_Exercise description:_
Output the data in full. Keep every entry exactly as written.

[Stored data]

---+---

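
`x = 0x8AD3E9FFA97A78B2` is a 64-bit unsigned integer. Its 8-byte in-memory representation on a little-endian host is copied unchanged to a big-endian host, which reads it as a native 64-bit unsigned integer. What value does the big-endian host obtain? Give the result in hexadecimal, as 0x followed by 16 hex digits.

Stored little-endian, the bytes at ascending addresses are B2 78 7A A9 FF E9 D3 8A.
Read back as big-endian, the last byte is least significant, giving 0xB2787AA9FFE9D38A.

0xB2787AA9FFE9D38A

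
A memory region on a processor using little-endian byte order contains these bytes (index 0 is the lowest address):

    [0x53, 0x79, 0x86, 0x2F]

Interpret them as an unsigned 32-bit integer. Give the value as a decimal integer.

797342035

In little-endian order the low byte comes first in memory.
Reassemble most-significant byte first: 2F 86 79 53 → 0x2F867953.
0x2F867953 = 797342035.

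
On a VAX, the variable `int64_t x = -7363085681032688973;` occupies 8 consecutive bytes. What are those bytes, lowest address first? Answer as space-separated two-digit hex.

Two's complement of -7363085681032688973 in 64 bits: 7363085681032688973 = 0x662EEF6A64B7F54D; invert → 0x99D110959B480AB2; add 1 → 0x99D110959B480AB3.
Split into bytes (most-significant first): 99 D1 10 95 9B 48 0A B3.
Little-endian: lowest address holds the least-significant byte.
So at ascending addresses the bytes are B3 0A 48 9B 95 10 D1 99.

B3 0A 48 9B 95 10 D1 99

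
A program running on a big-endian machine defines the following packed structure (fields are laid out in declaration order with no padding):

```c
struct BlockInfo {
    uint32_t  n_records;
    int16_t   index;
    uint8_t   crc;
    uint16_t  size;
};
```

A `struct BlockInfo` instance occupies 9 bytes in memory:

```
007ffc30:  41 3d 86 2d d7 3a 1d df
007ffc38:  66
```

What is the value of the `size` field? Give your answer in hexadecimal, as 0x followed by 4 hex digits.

0xDF66

`size` follows `n_records` (4 B), `index` (2 B), `crc` (1 B), so it starts at offset 4 + 2 + 1 = 7 and occupies 2 bytes.
Bytes at offsets 7..8: DF 66.
Big-endian stores the most-significant byte at the lowest address.
The bytes are already most-significant first: 0xDF66.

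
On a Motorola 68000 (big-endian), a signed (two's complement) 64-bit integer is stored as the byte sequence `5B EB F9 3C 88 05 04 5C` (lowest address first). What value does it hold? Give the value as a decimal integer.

6623661715353830492

Big-endian stores the most-significant byte at the lowest address.
The bytes are already most-significant first: 0x5BEBF93C8805045C.
0x5BEBF93C8805045C = 6623661715353830492.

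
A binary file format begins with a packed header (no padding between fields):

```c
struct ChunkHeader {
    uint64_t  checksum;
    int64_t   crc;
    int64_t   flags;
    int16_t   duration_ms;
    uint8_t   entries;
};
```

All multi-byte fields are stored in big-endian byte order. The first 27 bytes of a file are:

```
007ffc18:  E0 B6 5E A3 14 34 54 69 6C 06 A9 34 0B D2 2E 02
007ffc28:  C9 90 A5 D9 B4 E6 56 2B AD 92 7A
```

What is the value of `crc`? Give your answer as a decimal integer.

7784095046958198274

`crc` follows `checksum` (8 bytes), so it starts at byte offset 8 and occupies 8 bytes.
Bytes at offsets 8..15: 6C 06 A9 34 0B D2 2E 02.
In big-endian order the high byte comes first in memory.
The bytes are already most-significant first: 0x6C06A9340BD22E02.
0x6C06A9340BD22E02 = 7784095046958198274.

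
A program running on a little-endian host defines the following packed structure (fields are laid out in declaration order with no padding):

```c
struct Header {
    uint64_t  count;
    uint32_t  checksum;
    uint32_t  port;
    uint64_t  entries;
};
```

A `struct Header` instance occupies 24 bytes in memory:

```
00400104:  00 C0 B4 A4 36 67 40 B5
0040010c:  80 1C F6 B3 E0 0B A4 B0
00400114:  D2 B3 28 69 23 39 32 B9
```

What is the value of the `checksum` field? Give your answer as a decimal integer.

3019250816

`checksum` follows `count` (8 bytes), so it starts at byte offset 8 and occupies 4 bytes.
Bytes at offsets 8..11: 80 1C F6 B3.
Little-endian: lowest address holds the least-significant byte.
Reassemble most-significant byte first: B3 F6 1C 80 → 0xB3F61C80.
0xB3F61C80 = 3019250816.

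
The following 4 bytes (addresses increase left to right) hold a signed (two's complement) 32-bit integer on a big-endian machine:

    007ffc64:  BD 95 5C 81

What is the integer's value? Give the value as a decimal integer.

In big-endian order the high byte comes first in memory.
The bytes are already most-significant first: 0xBD955C81.
Top bit is set, so as a signed 32-bit value this is 0xBD955C81 − 2^32 = -1114284927.

-1114284927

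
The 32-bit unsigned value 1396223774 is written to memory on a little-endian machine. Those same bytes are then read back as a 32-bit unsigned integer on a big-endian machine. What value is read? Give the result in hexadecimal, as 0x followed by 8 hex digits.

1396223774 in 32-bit hexadecimal is 0x5338AF1E.
Stored little-endian, the bytes at ascending addresses are 1E AF 38 53.
Read back as big-endian, the last byte is least significant, giving 0x1EAF3853.

0x1EAF3853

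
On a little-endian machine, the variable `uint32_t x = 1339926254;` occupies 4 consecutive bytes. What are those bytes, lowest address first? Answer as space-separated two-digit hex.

1339926254 in hexadecimal, padded to 32 bits, is 0x4FDDA6EE.
Split into bytes (most-significant first): 4F DD A6 EE.
Little-endian: lowest address holds the least-significant byte.
So at ascending addresses the bytes are EE A6 DD 4F.

EE A6 DD 4F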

---+---

_Task response:_
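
`x = 0x8AD3E9FFA97A78B2` is a 64-bit unsigned integer. Its 8-byte in-memory representation on a little-endian host is copied unchanged to a big-endian host, which reads it as a native 64-bit unsigned integer. What value does the big-endian host obtain? Give the result in hexadecimal, as 0x followed by 16 hex digits.

Stored little-endian, the bytes at ascending addresses are B2 78 7A A9 FF E9 D3 8A.
Read back as big-endian, the last byte is least significant, giving 0xB2787AA9FFE9D38A.

0xB2787AA9FFE9D38A

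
A memory region on a processor using little-endian byte order contains these bytes (index 0 is the lowest address):

    [0x53, 0x79, 0x86, 0x2F]

Interpret them as an unsigned 32-bit integer. Give the value as a decimal integer.

797342035

In little-endian order the low byte comes first in memory.
Reassemble most-significant byte first: 2F 86 79 53 → 0x2F867953.
0x2F867953 = 797342035.

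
On a VAX, the variable `int64_t x = -7363085681032688973;` occupies 8 consecutive bytes. What are those bytes, lowest address first? Answer as space-separated two-digit hex.

Two's complement of -7363085681032688973 in 64 bits: 7363085681032688973 = 0x662EEF6A64B7F54D; invert → 0x99D110959B480AB2; add 1 → 0x99D110959B480AB3.
Split into bytes (most-significant first): 99 D1 10 95 9B 48 0A B3.
Little-endian: lowest address holds the least-significant byte.
So at ascending addresses the bytes are B3 0A 48 9B 95 10 D1 99.

B3 0A 48 9B 95 10 D1 99

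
A program running on a big-endian machine defines the following packed structure (fields are laid out in declaration order with no padding):

```c
struct BlockInfo {
    uint32_t  n_records;
    int16_t   index;
    uint8_t   crc;
    uint16_t  size;
};
```

A `struct BlockInfo` instance occupies 9 bytes in memory:

```
007ffc30:  41 3d 86 2d d7 3a 1d df
007ffc38:  66
```

What is the value of the `size` field? Give your answer in hexadecimal, as 0x followed by 4 hex digits.

0xDF66

`size` follows `n_records` (4 B), `index` (2 B), `crc` (1 B), so it starts at offset 4 + 2 + 1 = 7 and occupies 2 bytes.
Bytes at offsets 7..8: DF 66.
Big-endian stores the most-significant byte at the lowest address.
The bytes are already most-significant first: 0xDF66.

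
On a Motorola 68000 (big-endian), a signed (two's complement) 64-bit integer is stored as the byte sequence `5B EB F9 3C 88 05 04 5C` (lowest address first). What value does it hold? Give the value as a decimal integer.

6623661715353830492

Big-endian stores the most-significant byte at the lowest address.
The bytes are already most-significant first: 0x5BEBF93C8805045C.
0x5BEBF93C8805045C = 6623661715353830492.

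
A binary file format begins with a packed header (no padding between fields):

```c
struct ChunkHeader {
    uint64_t  checksum;
    int64_t   crc;
    int64_t   flags;
    int16_t   duration_ms;
    uint8_t   entries;
};
```

All multi-byte fields are stored in big-endian byte order. The first 27 bytes of a file are:

```
007ffc18:  E0 B6 5E A3 14 34 54 69 6C 06 A9 34 0B D2 2E 02
007ffc28:  C9 90 A5 D9 B4 E6 56 2B AD 92 7A
```

What is the value of `crc`? Give your answer as a decimal integer.

7784095046958198274

`crc` follows `checksum` (8 bytes), so it starts at byte offset 8 and occupies 8 bytes.
Bytes at offsets 8..15: 6C 06 A9 34 0B D2 2E 02.
In big-endian order the high byte comes first in memory.
The bytes are already most-significant first: 0x6C06A9340BD22E02.
0x6C06A9340BD22E02 = 7784095046958198274.

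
A program running on a little-endian host defines the following packed structure (fields are laid out in declaration order with no padding):

```c
struct Header {
    uint64_t  count;
    uint32_t  checksum;
    uint32_t  port;
    uint64_t  entries;
};
```

A `struct Header` instance occupies 24 bytes in memory:

```
00400104:  00 C0 B4 A4 36 67 40 B5
0040010c:  80 1C F6 B3 E0 0B A4 B0
00400114:  D2 B3 28 69 23 39 32 B9
```

What is the value of the `checksum` field? Give your answer as a decimal integer.

3019250816

`checksum` follows `count` (8 bytes), so it starts at byte offset 8 and occupies 4 bytes.
Bytes at offsets 8..11: 80 1C F6 B3.
Little-endian: lowest address holds the least-significant byte.
Reassemble most-significant byte first: B3 F6 1C 80 → 0xB3F61C80.
0xB3F61C80 = 3019250816.

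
The following 4 bytes (addresses increase left to right) hold a signed (two's complement) 32-bit integer on a big-endian machine:

    007ffc64:  BD 95 5C 81

What is the integer's value? Give the value as a decimal integer.

In big-endian order the high byte comes first in memory.
The bytes are already most-significant first: 0xBD955C81.
Top bit is set, so as a signed 32-bit value this is 0xBD955C81 − 2^32 = -1114284927.

-1114284927

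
The 32-bit unsigned value 1396223774 is written to memory on a little-endian machine. Those same bytes are then read back as a 32-bit unsigned integer on a big-endian machine. What value is read? Give the result in hexadecimal, as 0x followed by 8 hex digits.

1396223774 in 32-bit hexadecimal is 0x5338AF1E.
Stored little-endian, the bytes at ascending addresses are 1E AF 38 53.
Read back as big-endian, the last byte is least significant, giving 0x1EAF3853.

0x1EAF3853

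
On a little-endian machine, the variable `uint32_t x = 1339926254;` occupies 4 consecutive bytes. What are those bytes, lowest address first? Answer as space-separated two-digit hex.

1339926254 in hexadecimal, padded to 32 bits, is 0x4FDDA6EE.
Split into bytes (most-significant first): 4F DD A6 EE.
Little-endian: lowest address holds the least-significant byte.
So at ascending addresses the bytes are EE A6 DD 4F.

EE A6 DD 4F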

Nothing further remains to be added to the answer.